Problem description
Return, from the data below, each line that contains the word "Given".

++++++++++

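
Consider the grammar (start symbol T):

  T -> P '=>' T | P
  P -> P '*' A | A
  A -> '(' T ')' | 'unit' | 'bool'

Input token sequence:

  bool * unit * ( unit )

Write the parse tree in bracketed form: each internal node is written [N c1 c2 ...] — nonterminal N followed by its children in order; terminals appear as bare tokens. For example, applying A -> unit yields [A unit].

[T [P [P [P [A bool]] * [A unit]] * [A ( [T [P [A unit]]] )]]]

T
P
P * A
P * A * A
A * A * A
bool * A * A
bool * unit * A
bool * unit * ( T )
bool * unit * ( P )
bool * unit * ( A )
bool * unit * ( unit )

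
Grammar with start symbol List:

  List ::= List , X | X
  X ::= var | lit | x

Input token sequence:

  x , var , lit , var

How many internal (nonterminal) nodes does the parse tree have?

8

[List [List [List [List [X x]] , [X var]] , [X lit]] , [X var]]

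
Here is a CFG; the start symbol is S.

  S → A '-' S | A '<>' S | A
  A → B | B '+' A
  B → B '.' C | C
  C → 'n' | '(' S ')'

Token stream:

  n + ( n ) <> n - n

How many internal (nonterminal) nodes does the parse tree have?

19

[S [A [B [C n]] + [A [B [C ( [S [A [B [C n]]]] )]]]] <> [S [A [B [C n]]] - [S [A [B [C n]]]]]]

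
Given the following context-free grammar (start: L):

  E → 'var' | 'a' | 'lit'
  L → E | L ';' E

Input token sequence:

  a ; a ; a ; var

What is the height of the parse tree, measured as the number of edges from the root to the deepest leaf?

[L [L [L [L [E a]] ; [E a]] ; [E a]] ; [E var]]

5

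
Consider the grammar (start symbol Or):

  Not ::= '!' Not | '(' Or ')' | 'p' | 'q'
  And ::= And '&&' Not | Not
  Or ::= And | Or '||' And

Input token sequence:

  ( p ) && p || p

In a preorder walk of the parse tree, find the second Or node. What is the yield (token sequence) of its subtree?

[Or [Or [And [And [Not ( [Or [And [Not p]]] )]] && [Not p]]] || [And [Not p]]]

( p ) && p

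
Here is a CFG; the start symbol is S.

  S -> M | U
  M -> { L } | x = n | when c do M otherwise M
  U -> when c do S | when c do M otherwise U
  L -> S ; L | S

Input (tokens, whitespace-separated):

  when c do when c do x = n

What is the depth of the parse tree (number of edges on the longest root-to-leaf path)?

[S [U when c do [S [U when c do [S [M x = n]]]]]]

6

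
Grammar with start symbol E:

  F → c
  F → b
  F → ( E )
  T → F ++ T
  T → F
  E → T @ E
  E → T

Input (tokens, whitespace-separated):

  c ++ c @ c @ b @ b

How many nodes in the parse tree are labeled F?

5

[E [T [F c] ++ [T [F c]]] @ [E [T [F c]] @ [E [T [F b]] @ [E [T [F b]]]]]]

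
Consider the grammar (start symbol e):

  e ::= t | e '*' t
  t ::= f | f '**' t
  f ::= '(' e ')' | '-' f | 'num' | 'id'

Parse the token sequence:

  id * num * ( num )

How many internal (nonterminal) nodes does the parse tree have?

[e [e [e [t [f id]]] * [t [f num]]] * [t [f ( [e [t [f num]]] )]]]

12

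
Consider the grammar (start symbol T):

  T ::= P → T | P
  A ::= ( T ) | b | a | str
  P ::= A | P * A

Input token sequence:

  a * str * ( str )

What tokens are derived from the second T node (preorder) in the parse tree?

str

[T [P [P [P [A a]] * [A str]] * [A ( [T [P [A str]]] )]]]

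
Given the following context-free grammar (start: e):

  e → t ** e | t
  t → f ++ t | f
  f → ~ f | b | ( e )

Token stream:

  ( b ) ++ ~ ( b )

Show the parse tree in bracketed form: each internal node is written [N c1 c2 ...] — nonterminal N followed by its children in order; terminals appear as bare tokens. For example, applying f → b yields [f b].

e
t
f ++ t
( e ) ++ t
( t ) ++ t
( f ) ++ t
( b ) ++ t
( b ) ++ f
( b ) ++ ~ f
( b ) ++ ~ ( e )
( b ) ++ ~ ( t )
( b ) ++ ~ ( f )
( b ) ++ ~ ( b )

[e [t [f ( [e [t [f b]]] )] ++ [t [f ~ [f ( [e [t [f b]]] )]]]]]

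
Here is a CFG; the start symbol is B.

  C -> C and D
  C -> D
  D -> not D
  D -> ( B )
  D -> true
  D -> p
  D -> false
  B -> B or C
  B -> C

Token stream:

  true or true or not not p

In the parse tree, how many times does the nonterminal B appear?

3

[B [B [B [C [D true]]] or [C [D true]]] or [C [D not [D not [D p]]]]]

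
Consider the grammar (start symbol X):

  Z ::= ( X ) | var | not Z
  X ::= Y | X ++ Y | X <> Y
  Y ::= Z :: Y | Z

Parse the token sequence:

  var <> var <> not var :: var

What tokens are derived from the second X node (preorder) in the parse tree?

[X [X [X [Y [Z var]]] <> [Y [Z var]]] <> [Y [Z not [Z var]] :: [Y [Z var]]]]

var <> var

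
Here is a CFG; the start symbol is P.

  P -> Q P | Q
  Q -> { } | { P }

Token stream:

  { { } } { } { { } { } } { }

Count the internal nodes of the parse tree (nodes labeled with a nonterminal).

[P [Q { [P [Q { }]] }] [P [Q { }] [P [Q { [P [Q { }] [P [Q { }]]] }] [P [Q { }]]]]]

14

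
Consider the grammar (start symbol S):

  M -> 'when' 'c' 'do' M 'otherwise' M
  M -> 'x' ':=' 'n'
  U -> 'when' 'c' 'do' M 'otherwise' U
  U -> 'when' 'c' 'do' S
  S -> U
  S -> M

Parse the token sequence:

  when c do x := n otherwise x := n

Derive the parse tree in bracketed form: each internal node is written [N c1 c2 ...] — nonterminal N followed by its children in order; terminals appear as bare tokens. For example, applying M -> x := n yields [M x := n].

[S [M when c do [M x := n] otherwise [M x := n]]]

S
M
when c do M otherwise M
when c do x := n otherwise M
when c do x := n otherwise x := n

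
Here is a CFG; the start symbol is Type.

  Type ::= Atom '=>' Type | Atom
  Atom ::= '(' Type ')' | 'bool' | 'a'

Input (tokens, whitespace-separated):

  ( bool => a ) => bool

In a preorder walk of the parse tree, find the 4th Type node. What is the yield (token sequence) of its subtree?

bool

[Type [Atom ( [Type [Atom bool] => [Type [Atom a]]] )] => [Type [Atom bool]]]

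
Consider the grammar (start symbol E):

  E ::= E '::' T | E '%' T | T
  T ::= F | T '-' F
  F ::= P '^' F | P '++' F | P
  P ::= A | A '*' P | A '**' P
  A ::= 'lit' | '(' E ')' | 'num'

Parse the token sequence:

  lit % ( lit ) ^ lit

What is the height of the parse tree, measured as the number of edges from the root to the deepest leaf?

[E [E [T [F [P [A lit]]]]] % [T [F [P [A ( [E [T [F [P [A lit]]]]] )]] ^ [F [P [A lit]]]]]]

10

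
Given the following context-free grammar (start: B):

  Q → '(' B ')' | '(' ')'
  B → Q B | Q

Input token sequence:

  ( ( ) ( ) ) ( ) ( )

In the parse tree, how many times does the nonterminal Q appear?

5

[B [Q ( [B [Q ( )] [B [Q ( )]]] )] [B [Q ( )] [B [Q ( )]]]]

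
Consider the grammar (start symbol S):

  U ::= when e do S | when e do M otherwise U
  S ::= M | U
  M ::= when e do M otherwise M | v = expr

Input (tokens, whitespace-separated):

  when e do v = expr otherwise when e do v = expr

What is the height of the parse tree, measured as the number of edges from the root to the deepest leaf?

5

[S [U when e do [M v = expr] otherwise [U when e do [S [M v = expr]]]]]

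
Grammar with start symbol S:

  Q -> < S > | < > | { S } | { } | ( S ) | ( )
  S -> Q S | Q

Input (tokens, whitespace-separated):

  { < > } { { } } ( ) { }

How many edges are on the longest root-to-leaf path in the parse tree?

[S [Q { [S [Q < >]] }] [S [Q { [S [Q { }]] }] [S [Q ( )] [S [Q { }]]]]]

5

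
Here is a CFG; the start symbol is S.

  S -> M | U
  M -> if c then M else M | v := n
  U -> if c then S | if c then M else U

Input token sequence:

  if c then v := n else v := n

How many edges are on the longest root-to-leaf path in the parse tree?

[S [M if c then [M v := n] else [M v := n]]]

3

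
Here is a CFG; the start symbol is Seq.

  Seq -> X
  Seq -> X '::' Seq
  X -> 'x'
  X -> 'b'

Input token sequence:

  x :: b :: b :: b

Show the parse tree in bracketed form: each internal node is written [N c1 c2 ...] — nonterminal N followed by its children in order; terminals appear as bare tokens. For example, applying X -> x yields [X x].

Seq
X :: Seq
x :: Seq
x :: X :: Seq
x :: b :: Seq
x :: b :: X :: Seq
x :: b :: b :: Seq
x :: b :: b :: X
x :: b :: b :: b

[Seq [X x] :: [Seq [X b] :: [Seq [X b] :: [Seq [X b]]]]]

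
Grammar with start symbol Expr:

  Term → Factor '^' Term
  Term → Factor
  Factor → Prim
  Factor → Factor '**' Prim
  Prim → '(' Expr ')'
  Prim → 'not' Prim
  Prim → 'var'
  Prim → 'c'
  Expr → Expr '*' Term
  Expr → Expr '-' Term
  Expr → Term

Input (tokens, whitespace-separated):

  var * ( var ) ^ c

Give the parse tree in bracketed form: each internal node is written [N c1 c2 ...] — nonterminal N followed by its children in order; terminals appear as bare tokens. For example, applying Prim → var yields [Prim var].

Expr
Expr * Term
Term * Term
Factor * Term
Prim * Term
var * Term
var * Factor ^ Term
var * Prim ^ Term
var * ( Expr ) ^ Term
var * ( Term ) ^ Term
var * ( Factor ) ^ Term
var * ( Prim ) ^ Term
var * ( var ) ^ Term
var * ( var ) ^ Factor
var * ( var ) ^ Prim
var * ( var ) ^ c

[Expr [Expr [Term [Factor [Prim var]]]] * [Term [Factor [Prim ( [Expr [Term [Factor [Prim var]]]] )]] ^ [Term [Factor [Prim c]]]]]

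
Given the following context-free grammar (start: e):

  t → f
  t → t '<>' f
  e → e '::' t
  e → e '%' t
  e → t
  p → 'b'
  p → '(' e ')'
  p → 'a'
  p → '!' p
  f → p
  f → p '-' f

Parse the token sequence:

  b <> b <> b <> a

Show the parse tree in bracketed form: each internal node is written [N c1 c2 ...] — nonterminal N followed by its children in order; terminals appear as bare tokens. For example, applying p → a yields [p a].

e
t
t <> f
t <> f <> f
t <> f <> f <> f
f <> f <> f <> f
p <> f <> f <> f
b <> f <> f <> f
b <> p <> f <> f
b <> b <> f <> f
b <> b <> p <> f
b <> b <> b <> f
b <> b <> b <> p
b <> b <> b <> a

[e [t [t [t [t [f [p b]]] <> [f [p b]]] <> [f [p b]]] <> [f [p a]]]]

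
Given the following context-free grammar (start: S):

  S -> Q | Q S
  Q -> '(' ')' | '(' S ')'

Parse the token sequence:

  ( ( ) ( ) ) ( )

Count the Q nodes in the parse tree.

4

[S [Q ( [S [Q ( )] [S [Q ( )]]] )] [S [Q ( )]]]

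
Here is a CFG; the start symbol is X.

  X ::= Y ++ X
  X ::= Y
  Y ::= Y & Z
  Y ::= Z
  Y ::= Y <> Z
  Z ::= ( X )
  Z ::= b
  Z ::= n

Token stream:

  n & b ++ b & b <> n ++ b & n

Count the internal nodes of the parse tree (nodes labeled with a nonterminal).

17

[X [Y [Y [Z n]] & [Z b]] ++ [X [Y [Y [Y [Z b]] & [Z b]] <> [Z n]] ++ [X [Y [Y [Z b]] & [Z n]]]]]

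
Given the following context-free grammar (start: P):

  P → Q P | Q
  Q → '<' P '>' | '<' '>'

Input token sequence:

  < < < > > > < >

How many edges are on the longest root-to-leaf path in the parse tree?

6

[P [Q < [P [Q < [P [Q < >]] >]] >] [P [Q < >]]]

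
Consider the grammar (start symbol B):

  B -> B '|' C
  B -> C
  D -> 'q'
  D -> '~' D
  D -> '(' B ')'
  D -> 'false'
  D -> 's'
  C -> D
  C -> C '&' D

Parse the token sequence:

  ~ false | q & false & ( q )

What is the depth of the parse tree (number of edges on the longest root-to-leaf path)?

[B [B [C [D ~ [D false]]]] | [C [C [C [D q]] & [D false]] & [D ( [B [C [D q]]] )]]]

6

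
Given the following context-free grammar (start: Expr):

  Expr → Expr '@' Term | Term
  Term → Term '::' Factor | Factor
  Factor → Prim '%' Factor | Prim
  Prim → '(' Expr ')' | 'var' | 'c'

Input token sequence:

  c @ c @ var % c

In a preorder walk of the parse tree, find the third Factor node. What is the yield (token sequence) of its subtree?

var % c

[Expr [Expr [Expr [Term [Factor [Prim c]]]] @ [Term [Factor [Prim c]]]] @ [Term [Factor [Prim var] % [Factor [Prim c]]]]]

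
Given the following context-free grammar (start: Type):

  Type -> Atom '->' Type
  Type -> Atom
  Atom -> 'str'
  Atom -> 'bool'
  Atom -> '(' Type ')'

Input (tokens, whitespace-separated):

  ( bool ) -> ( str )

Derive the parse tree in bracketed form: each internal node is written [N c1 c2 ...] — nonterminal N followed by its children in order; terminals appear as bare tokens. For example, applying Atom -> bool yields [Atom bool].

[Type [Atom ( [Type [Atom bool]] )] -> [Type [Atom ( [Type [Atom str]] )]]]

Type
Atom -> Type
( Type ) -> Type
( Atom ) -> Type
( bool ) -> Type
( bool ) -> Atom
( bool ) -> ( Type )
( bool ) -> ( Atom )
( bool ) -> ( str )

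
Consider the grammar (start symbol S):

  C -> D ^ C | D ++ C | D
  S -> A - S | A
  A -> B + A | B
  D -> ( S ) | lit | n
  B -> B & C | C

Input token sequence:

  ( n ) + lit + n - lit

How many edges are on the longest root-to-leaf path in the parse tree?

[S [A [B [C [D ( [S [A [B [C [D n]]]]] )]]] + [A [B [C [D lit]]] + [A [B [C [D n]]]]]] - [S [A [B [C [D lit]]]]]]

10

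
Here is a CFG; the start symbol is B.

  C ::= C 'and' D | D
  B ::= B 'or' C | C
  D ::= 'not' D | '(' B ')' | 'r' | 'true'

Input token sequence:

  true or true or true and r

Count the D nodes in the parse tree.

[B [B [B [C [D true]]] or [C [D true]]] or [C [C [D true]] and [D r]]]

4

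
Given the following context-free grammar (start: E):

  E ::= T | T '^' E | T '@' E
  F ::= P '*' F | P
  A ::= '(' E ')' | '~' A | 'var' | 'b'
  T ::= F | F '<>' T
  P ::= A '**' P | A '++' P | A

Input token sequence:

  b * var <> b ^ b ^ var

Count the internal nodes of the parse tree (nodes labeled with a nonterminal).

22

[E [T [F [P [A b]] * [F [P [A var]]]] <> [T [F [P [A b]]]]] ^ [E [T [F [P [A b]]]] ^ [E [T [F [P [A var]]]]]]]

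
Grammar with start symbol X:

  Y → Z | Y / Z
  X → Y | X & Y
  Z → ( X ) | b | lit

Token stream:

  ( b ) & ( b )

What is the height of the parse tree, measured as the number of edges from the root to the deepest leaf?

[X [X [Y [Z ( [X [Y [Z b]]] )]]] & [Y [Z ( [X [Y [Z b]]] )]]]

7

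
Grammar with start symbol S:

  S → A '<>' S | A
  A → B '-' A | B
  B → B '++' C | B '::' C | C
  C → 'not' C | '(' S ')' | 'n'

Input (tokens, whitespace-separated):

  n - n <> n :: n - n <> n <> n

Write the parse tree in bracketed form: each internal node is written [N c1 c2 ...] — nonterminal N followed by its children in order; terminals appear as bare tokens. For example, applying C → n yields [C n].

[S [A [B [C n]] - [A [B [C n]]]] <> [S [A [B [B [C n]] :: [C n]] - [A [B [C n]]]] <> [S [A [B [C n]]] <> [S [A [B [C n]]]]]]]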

++++++++++

Task result
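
Given the following context-free grammar (start: L):
Given the following context-free grammar (start: e):
Given the following context-free grammar (start: B):
Given the following context-free grammar (start: e):
Given the following context-free grammar (start: S):
Given the following context-free grammar (start: P):
Given the following context-free grammar (start: Expr):
Given the following context-free grammar (start: Type):
Given the following context-free grammar (start: E):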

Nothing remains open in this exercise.